**WHAT IS REQUIRED:** All the entries, exactly as they read, must be written out again.

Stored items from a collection
--------------------------------
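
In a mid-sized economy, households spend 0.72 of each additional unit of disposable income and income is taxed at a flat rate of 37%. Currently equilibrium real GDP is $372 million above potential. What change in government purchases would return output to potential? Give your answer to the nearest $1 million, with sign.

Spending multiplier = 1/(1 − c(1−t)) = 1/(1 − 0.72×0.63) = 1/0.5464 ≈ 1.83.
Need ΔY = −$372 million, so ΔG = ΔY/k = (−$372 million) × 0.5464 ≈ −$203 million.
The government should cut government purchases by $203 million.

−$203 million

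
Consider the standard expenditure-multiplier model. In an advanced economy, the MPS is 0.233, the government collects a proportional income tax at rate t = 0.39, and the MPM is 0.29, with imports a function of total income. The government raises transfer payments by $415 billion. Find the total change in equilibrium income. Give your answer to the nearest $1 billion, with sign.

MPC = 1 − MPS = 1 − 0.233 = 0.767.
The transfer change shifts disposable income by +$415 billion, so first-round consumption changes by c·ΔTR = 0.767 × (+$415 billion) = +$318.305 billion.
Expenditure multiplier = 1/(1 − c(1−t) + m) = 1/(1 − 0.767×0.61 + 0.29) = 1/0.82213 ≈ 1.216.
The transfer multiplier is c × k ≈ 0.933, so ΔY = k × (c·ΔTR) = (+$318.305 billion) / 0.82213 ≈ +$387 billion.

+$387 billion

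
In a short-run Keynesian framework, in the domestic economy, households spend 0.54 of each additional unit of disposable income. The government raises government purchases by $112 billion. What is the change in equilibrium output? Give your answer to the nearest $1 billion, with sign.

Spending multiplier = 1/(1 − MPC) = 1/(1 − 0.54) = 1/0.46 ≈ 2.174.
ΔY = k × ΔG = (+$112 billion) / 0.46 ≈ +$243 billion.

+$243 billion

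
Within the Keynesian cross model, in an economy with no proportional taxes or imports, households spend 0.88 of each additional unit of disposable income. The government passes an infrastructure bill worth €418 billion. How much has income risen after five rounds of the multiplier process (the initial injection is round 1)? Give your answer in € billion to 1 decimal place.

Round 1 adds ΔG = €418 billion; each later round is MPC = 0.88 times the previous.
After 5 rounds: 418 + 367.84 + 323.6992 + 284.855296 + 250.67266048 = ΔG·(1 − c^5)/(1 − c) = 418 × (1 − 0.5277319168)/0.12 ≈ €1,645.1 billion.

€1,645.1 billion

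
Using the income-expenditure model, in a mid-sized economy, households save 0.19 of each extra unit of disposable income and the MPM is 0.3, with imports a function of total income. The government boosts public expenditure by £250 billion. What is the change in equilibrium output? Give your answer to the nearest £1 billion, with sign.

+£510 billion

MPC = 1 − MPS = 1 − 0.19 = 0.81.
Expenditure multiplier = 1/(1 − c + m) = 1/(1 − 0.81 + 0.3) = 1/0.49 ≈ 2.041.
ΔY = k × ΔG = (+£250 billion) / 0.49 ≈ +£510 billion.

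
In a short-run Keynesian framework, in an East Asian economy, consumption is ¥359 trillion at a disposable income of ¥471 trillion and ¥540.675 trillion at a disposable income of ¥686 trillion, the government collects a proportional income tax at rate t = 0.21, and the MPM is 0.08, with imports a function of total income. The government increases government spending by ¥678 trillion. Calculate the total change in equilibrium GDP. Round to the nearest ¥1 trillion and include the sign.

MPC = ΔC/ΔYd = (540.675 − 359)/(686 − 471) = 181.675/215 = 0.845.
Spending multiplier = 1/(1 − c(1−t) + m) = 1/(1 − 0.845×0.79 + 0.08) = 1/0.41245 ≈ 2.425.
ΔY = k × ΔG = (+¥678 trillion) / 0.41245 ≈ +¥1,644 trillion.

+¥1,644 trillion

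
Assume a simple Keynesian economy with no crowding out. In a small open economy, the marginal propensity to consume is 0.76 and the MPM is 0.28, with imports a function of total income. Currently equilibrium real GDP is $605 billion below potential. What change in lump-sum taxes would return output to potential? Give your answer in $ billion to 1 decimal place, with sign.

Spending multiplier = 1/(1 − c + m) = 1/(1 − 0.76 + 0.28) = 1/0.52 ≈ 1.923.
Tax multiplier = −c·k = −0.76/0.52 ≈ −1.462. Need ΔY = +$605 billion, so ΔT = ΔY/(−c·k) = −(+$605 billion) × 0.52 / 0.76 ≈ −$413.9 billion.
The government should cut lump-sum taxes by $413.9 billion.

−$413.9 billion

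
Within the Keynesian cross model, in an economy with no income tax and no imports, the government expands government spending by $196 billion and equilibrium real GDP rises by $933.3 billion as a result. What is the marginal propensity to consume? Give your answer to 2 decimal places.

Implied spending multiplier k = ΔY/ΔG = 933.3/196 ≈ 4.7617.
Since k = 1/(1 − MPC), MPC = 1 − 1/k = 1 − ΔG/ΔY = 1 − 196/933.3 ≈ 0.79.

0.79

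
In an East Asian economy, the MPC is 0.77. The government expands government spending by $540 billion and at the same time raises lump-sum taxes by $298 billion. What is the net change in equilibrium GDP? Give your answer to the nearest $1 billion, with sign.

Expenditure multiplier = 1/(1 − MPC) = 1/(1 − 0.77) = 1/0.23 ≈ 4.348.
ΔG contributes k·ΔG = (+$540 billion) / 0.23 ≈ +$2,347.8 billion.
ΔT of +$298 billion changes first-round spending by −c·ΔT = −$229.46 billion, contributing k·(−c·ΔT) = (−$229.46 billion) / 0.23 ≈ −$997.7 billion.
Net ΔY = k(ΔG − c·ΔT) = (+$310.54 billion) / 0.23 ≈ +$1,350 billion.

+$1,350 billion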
--------------------------------
**RESPONSE TO THE TASK:**
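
In a mid-sized economy, households spend 0.72 of each additional unit of disposable income and income is taxed at a flat rate of 37%. Currently equilibrium real GDP is $372 million above potential. What change in government purchases would return output to potential? Give your answer to the nearest $1 million, with sign.

Spending multiplier = 1/(1 − c(1−t)) = 1/(1 − 0.72×0.63) = 1/0.5464 ≈ 1.83.
Need ΔY = −$372 million, so ΔG = ΔY/k = (−$372 million) × 0.5464 ≈ −$203 million.
The government should cut government purchases by $203 million.

−$203 million

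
Consider the standard expenditure-multiplier model. In an advanced economy, the MPS is 0.233, the government collects a proportional income tax at rate t = 0.39, and the MPM is 0.29, with imports a function of total income. The government raises transfer payments by $415 billion. Find the total change in equilibrium income. Give your answer to the nearest $1 billion, with sign.

MPC = 1 − MPS = 1 − 0.233 = 0.767.
The transfer change shifts disposable income by +$415 billion, so first-round consumption changes by c·ΔTR = 0.767 × (+$415 billion) = +$318.305 billion.
Expenditure multiplier = 1/(1 − c(1−t) + m) = 1/(1 − 0.767×0.61 + 0.29) = 1/0.82213 ≈ 1.216.
The transfer multiplier is c × k ≈ 0.933, so ΔY = k × (c·ΔTR) = (+$318.305 billion) / 0.82213 ≈ +$387 billion.

+$387 billion

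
In a short-run Keynesian framework, in the domestic economy, households spend 0.54 of each additional unit of disposable income. The government raises government purchases by $112 billion. What is the change in equilibrium output? Give your answer to the nearest $1 billion, with sign.

Spending multiplier = 1/(1 − MPC) = 1/(1 − 0.54) = 1/0.46 ≈ 2.174.
ΔY = k × ΔG = (+$112 billion) / 0.46 ≈ +$243 billion.

+$243 billion

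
Within the Keynesian cross model, in an economy with no proportional taxes or imports, households spend 0.88 of each additional unit of disposable income. The government passes an infrastructure bill worth €418 billion. How much has income risen after five rounds of the multiplier process (the initial injection is round 1)? Give your answer in € billion to 1 decimal place.

Round 1 adds ΔG = €418 billion; each later round is MPC = 0.88 times the previous.
After 5 rounds: 418 + 367.84 + 323.6992 + 284.855296 + 250.67266048 = ΔG·(1 − c^5)/(1 − c) = 418 × (1 − 0.5277319168)/0.12 ≈ €1,645.1 billion.

€1,645.1 billion

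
Using the income-expenditure model, in a mid-sized economy, households save 0.19 of each extra unit of disposable income and the MPM is 0.3, with imports a function of total income. The government boosts public expenditure by £250 billion. What is the change in equilibrium output? Give your answer to the nearest £1 billion, with sign.

+£510 billion

MPC = 1 − MPS = 1 − 0.19 = 0.81.
Expenditure multiplier = 1/(1 − c + m) = 1/(1 − 0.81 + 0.3) = 1/0.49 ≈ 2.041.
ΔY = k × ΔG = (+£250 billion) / 0.49 ≈ +£510 billion.

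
In a short-run Keynesian framework, in an East Asian economy, consumption is ¥359 trillion at a disposable income of ¥471 trillion and ¥540.675 trillion at a disposable income of ¥686 trillion, the government collects a proportional income tax at rate t = 0.21, and the MPM is 0.08, with imports a function of total income. The government increases government spending by ¥678 trillion. Calculate the total change in equilibrium GDP. Round to the nearest ¥1 trillion and include the sign.

MPC = ΔC/ΔYd = (540.675 − 359)/(686 − 471) = 181.675/215 = 0.845.
Spending multiplier = 1/(1 − c(1−t) + m) = 1/(1 − 0.845×0.79 + 0.08) = 1/0.41245 ≈ 2.425.
ΔY = k × ΔG = (+¥678 trillion) / 0.41245 ≈ +¥1,644 trillion.

+¥1,644 trillion

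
Assume a simple Keynesian economy with no crowding out. In a small open economy, the marginal propensity to consume is 0.76 and the MPM is 0.28, with imports a function of total income. Currently equilibrium real GDP is $605 billion below potential. What change in lump-sum taxes would return output to potential? Give your answer in $ billion to 1 decimal place, with sign.

Spending multiplier = 1/(1 − c + m) = 1/(1 − 0.76 + 0.28) = 1/0.52 ≈ 1.923.
Tax multiplier = −c·k = −0.76/0.52 ≈ −1.462. Need ΔY = +$605 billion, so ΔT = ΔY/(−c·k) = −(+$605 billion) × 0.52 / 0.76 ≈ −$413.9 billion.
The government should cut lump-sum taxes by $413.9 billion.

−$413.9 billion

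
Within the Keynesian cross model, in an economy with no income tax and no imports, the government expands government spending by $196 billion and equilibrium real GDP rises by $933.3 billion as a result. What is the marginal propensity to consume? Give your answer to 2 decimal places.

Implied spending multiplier k = ΔY/ΔG = 933.3/196 ≈ 4.7617.
Since k = 1/(1 − MPC), MPC = 1 − 1/k = 1 − ΔG/ΔY = 1 − 196/933.3 ≈ 0.79.

0.79

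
In an East Asian economy, the MPC is 0.77. The government expands government spending by $540 billion and at the same time raises lump-sum taxes by $298 billion. What is the net change in equilibrium GDP? Give your answer to the nearest $1 billion, with sign.

Expenditure multiplier = 1/(1 − MPC) = 1/(1 − 0.77) = 1/0.23 ≈ 4.348.
ΔG contributes k·ΔG = (+$540 billion) / 0.23 ≈ +$2,347.8 billion.
ΔT of +$298 billion changes first-round spending by −c·ΔT = −$229.46 billion, contributing k·(−c·ΔT) = (−$229.46 billion) / 0.23 ≈ −$997.7 billion.
Net ΔY = k(ΔG − c·ΔT) = (+$310.54 billion) / 0.23 ≈ +$1,350 billion.

+$1,350 billion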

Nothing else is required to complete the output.